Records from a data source
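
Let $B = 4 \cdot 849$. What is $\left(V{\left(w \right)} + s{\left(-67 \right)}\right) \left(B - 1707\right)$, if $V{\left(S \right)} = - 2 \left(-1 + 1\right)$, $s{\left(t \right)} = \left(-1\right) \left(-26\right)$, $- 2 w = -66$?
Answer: $43914$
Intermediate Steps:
$w = 33$ ($w = \left(- \frac{1}{2}\right) \left(-66\right) = 33$)
$s{\left(t \right)} = 26$
$B = 3396$
$V{\left(S \right)} = 0$ ($V{\left(S \right)} = \left(-2\right) 0 = 0$)
$\left(V{\left(w \right)} + s{\left(-67 \right)}\right) \left(B - 1707\right) = \left(0 + 26\right) \left(3396 - 1707\right) = 26 \cdot 1689 = 43914$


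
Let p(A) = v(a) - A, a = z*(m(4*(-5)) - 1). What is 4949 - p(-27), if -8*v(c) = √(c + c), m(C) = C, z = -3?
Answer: 4922 + 3*√14/8 ≈ 4923.4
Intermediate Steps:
a = 63 (a = -3*(4*(-5) - 1) = -3*(-20 - 1) = -3*(-21) = 63)
v(c) = -√2*√c/8 (v(c) = -√(c + c)/8 = -√2*√c/8)
p(A) = -A - 3*√14/8 (p(A) = -√2*√63/8 - A = -√2*3*√7/8 - A = -3*√14/8 - A = -A - 3*√14/8)
4949 - p(-27) = 4949 - (-1*(-27) - 3*√14/8) = 4949 - (27 - 3*√14/8) = 4949 + (-27 + 3*√14/8) = 4922 + 3*√14/8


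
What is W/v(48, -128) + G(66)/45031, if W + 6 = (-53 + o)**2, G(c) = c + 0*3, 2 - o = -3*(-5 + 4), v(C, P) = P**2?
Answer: 66060777/368893952 ≈ 0.17908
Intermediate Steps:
o = -1 (o = 2 - (-3)*(-5 + 4) = 2 - (-3)*(-1) = 2 - 1*3 = 2 - 3 = -1)
G(c) = c (G(c) = c + 0 = c)
W = 2910 (W = -6 + (-53 - 1)**2 = -6 + (-54)**2 = -6 + 2916 = 2910)
W/v(48, -128) + G(66)/45031 = 2910/((-128)**2) + 66/45031 = 2910/16384 + 66*(1/45031) = 2910*(1/16384) + 66/45031 = 1455/8192 + 66/45031 = 66060777/368893952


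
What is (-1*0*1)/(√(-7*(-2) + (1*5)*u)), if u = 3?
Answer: 0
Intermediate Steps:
(-1*0*1)/(√(-7*(-2) + (1*5)*u)) = (-1*0*1)/(√(-7*(-2) + (1*5)*3)) = (0*1)/(√(14 + 5*3)) = 0/(√(14 + 15)) = 0/(√29) = 0*(√29/29) = 0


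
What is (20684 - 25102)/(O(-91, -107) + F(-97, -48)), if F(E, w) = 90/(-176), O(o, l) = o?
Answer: 388784/8053 ≈ 48.278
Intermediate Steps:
F(E, w) = -45/88 (F(E, w) = 90*(-1/176) = -45/88)
(20684 - 25102)/(O(-91, -107) + F(-97, -48)) = (20684 - 25102)/(-91 - 45/88) = -4418/(-8053/88) = -4418*(-88/8053) = 388784/8053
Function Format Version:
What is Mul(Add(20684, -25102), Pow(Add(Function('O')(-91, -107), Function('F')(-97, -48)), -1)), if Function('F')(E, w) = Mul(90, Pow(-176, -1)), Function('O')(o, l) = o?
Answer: Rational(388784, 8053) ≈ 48.278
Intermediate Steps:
Function('F')(E, w) = Rational(-45, 88) (Function('F')(E, w) = Mul(90, Rational(-1, 176)) = Rational(-45, 88))
Mul(Add(20684, -25102), Pow(Add(Function('O')(-91, -107), Function('F')(-97, -48)), -1)) = Mul(Add(20684, -25102), Pow(Add(-91, Rational(-45, 88)), -1)) = Mul(-4418, Pow(Rational(-8053, 88), -1)) = Mul(-4418, Rational(-88, 8053)) = Rational(388784, 8053)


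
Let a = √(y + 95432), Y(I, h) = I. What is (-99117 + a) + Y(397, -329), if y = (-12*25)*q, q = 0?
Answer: -98720 + 2*√23858 ≈ -98411.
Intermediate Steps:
y = 0 (y = -12*25*0 = -300*0 = 0)
a = 2*√23858 (a = √(0 + 95432) = √95432 = 2*√23858 ≈ 308.92)
(-99117 + a) + Y(397, -329) = (-99117 + 2*√23858) + 397 = -98720 + 2*√23858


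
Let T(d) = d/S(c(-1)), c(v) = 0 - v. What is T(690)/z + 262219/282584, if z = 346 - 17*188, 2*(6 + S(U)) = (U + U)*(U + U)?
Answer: 26535663/26845480 ≈ 0.98846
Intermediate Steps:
c(v) = -v
S(U) = -6 + 2*U² (S(U) = -6 + ((U + U)*(U + U))/2 = -6 + ((2*U)*(2*U))/2 = -6 + (4*U²)/2 = -6 + 2*U²)
z = -2850 (z = 346 - 3196 = -2850)
T(d) = -d/4 (T(d) = d/(-6 + 2*(-1*(-1))²) = d/(-6 + 2*1²) = d/(-6 + 2*1) = d/(-6 + 2) = d/(-4) = d*(-¼) = -d/4)
T(690)/z + 262219/282584 = -¼*690/(-2850) + 262219/282584 = -345/2*(-1/2850) + 262219*(1/282584) = 23/380 + 262219/282584 = 26535663/26845480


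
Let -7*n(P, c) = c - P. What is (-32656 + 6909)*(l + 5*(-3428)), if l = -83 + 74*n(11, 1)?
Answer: 3085031287/7 ≈ 4.4072e+8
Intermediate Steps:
n(P, c) = -c/7 + P/7 (n(P, c) = -(c - P)/7 = -c/7 + P/7)
l = 159/7 (l = -83 + 74*(-⅐*1 + (⅐)*11) = -83 + 74*(-⅐ + 11/7) = -83 + 74*(10/7) = -83 + 740/7 = 159/7 ≈ 22.714)
(-32656 + 6909)*(l + 5*(-3428)) = (-32656 + 6909)*(159/7 + 5*(-3428)) = -25747*(159/7 - 17140) = -25747*(-119821/7) = 3085031287/7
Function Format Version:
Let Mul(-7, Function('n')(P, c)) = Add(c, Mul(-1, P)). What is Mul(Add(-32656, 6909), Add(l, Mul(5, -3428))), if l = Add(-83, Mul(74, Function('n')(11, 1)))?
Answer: Rational(3085031287, 7) ≈ 4.4072e+8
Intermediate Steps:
Function('n')(P, c) = Add(Mul(Rational(-1, 7), c), Mul(Rational(1, 7), P)) (Function('n')(P, c) = Mul(Rational(-1, 7), Add(c, Mul(-1, P))) = Add(Mul(Rational(-1, 7), c), Mul(Rational(1, 7), P)))
l = Rational(159, 7) (l = Add(-83, Mul(74, Add(Mul(Rational(-1, 7), 1), Mul(Rational(1, 7), 11)))) = Add(-83, Mul(74, Add(Rational(-1, 7), Rational(11, 7)))) = Add(-83, Mul(74, Rational(10, 7))) = Add(-83, Rational(740, 7)) = Rational(159, 7) ≈ 22.714)
Mul(Add(-32656, 6909), Add(l, Mul(5, -3428))) = Mul(Add(-32656, 6909), Add(Rational(159, 7), Mul(5, -3428))) = Mul(-25747, Add(Rational(159, 7), -17140)) = Mul(-25747, Rational(-119821, 7)) = Rational(3085031287, 7)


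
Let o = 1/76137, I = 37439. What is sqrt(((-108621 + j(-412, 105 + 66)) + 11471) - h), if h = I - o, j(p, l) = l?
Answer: I*sqrt(779200011247305)/76137 ≈ 366.63*I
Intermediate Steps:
o = 1/76137 ≈ 1.3134e-5
h = 2850493142/76137 (h = 37439 - 1*1/76137 = 37439 - 1/76137 = 2850493142/76137 ≈ 37439.)
sqrt(((-108621 + j(-412, 105 + 66)) + 11471) - h) = sqrt(((-108621 + (105 + 66)) + 11471) - 1*2850493142/76137) = sqrt(((-108621 + 171) + 11471) - 2850493142/76137) = sqrt((-108450 + 11471) - 2850493142/76137) = sqrt(-96979 - 2850493142/76137) = sqrt(-10234183265/76137) = I*sqrt(779200011247305)/76137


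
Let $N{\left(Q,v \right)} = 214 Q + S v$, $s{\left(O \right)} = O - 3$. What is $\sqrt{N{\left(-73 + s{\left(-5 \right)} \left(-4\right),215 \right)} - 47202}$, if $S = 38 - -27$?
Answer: $i \sqrt{42001} \approx 204.94 i$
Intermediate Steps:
$S = 65$ ($S = 38 + 27 = 65$)
$s{\left(O \right)} = -3 + O$
$N{\left(Q,v \right)} = 65 v + 214 Q$ ($N{\left(Q,v \right)} = 214 Q + 65 v = 65 v + 214 Q$)
$\sqrt{N{\left(-73 + s{\left(-5 \right)} \left(-4\right),215 \right)} - 47202} = \sqrt{\left(65 \cdot 215 + 214 \left(-73 + \left(-3 - 5\right) \left(-4\right)\right)\right) - 47202} = \sqrt{\left(13975 + 214 \left(-73 - -32\right)\right) - 47202} = \sqrt{\left(13975 + 214 \left(-73 + 32\right)\right) - 47202} = \sqrt{\left(13975 + 214 \left(-41\right)\right) - 47202} = \sqrt{\left(13975 - 8774\right) - 47202} = \sqrt{5201 - 47202} = \sqrt{-42001} = i \sqrt{42001}$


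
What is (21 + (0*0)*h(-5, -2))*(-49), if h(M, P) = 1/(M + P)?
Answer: -1029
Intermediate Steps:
(21 + (0*0)*h(-5, -2))*(-49) = (21 + (0*0)/(-5 - 2))*(-49) = (21 + 0/(-7))*(-49) = (21 + 0*(-⅐))*(-49) = (21 + 0)*(-49) = 21*(-49) = -1029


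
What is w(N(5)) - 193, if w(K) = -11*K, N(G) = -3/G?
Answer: -932/5 ≈ -186.40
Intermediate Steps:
w(N(5)) - 193 = -(-33)/5 - 193 = -11*(-⅗) - 193 = 33/5 - 193 = -932/5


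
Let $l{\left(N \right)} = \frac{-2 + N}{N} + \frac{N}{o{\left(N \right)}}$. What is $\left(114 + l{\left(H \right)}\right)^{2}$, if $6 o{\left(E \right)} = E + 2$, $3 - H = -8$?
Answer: $\frac{293951025}{20449} \approx 14375.0$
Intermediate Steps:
$H = 11$ ($H = 3 - -8 = 3 + 8 = 11$)
$o{\left(E \right)} = \frac{1}{3} + \frac{E}{6}$ ($o{\left(E \right)} = \frac{E + 2}{6} = \frac{2 + E}{6} = \frac{1}{3} + \frac{E}{6}$)
$l{\left(N \right)} = \frac{N}{\frac{1}{3} + \frac{N}{6}} + \frac{-2 + N}{N}$ ($l{\left(N \right)} = \frac{-2 + N}{N} + \frac{N}{\frac{1}{3} + \frac{N}{6}} = \frac{N}{\frac{1}{3} + \frac{N}{6}} + \frac{-2 + N}{N}$)
$\left(114 + l{\left(H \right)}\right)^{2} = \left(114 + \frac{-4 + 7 \cdot 11^{2}}{11 \left(2 + 11\right)}\right)^{2} = \left(114 + \frac{-4 + 7 \cdot 121}{11 \cdot 13}\right)^{2} = \left(114 + \frac{1}{11} \cdot \frac{1}{13} \left(-4 + 847\right)\right)^{2} = \left(114 + \frac{1}{11} \cdot \frac{1}{13} \cdot 843\right)^{2} = \left(114 + \frac{843}{143}\right)^{2} = \left(\frac{17145}{143}\right)^{2} = \frac{293951025}{20449}$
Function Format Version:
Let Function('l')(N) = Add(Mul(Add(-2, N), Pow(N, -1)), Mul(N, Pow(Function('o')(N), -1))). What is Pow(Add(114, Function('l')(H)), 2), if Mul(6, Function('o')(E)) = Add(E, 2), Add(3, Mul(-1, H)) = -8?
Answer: Rational(293951025, 20449) ≈ 14375.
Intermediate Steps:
H = 11 (H = Add(3, Mul(-1, -8)) = Add(3, 8) = 11)
Function('o')(E) = Add(Rational(1, 3), Mul(Rational(1, 6), E)) (Function('o')(E) = Mul(Rational(1, 6), Add(E, 2)) = Mul(Rational(1, 6), Add(2, E)) = Add(Rational(1, 3), Mul(Rational(1, 6), E)))
Function('l')(N) = Add(Mul(N, Pow(Add(Rational(1, 3), Mul(Rational(1, 6), N)), -1)), Mul(Pow(N, -1), Add(-2, N))) (Function('l')(N) = Add(Mul(Add(-2, N), Pow(N, -1)), Mul(N, Pow(Add(Rational(1, 3), Mul(Rational(1, 6), N)), -1))) = Add(Mul(Pow(N, -1), Add(-2, N)), Mul(N, Pow(Add(Rational(1, 3), Mul(Rational(1, 6), N)), -1))) = Add(Mul(N, Pow(Add(Rational(1, 3), Mul(Rational(1, 6), N)), -1)), Mul(Pow(N, -1), Add(-2, N))))
Pow(Add(114, Function('l')(H)), 2) = Pow(Add(114, Mul(Pow(11, -1), Pow(Add(2, 11), -1), Add(-4, Mul(7, Pow(11, 2))))), 2) = Pow(Add(114, Mul(Rational(1, 11), Pow(13, -1), Add(-4, Mul(7, 121)))), 2) = Pow(Add(114, Mul(Rational(1, 11), Rational(1, 13), Add(-4, 847))), 2) = Pow(Add(114, Mul(Rational(1, 11), Rational(1, 13), 843)), 2) = Pow(Add(114, Rational(843, 143)), 2) = Pow(Rational(17145, 143), 2) = Rational(293951025, 20449)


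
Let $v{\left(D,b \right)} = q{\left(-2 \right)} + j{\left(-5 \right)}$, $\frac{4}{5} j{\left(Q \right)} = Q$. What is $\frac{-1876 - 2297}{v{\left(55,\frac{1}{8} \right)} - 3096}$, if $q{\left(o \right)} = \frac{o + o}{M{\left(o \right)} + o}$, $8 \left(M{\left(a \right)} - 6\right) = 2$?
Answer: $\frac{94588}{70339} \approx 1.3447$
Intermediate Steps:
$j{\left(Q \right)} = \frac{5 Q}{4}$
$M{\left(a \right)} = \frac{25}{4}$ ($M{\left(a \right)} = 6 + \frac{1}{8} \cdot 2 = 6 + \frac{1}{4} = \frac{25}{4}$)
$q{\left(o \right)} = \frac{2 o}{\frac{25}{4} + o}$ ($q{\left(o \right)} = \frac{o + o}{\frac{25}{4} + o} = \frac{2 o}{\frac{25}{4} + o}$)
$v{\left(D,b \right)} = - \frac{489}{68}$ ($v{\left(D,b \right)} = 8 \left(-2\right) \frac{1}{25 + 4 \left(-2\right)} + \frac{5}{4} \left(-5\right) = 8 \left(-2\right) \frac{1}{25 - 8} - \frac{25}{4} = 8 \left(-2\right) \frac{1}{17} - \frac{25}{4} = - \frac{16}{17} - \frac{25}{4} = - \frac{489}{68}$)
$\frac{-1876 - 2297}{v{\left(55,\frac{1}{8} \right)} - 3096} = \frac{-1876 - 2297}{- \frac{489}{68} - 3096} = - \frac{4173}{- \frac{211017}{68}} = \left(-4173\right) \left(- \frac{68}{211017}\right) = \frac{94588}{70339}$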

- Goal of the exercise: All lines above from the line with "Mul(-1, H)) = -8?" through the line with "Answer: Rational(293951025, 20449) ≈ 14375.", both included, are to be set down exactly, with nothing else.

- Response area:
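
Let Function('l')(N) = Add(Mul(Add(-2, N), Pow(N, -1)), Mul(N, Pow(Function('o')(N), -1))). What is Pow(Add(114, Function('l')(H)), 2), if Mul(6, Function('o')(E)) = Add(E, 2), Add(3, Mul(-1, H)) = -8?
Answer: Rational(293951025, 20449) ≈ 14375.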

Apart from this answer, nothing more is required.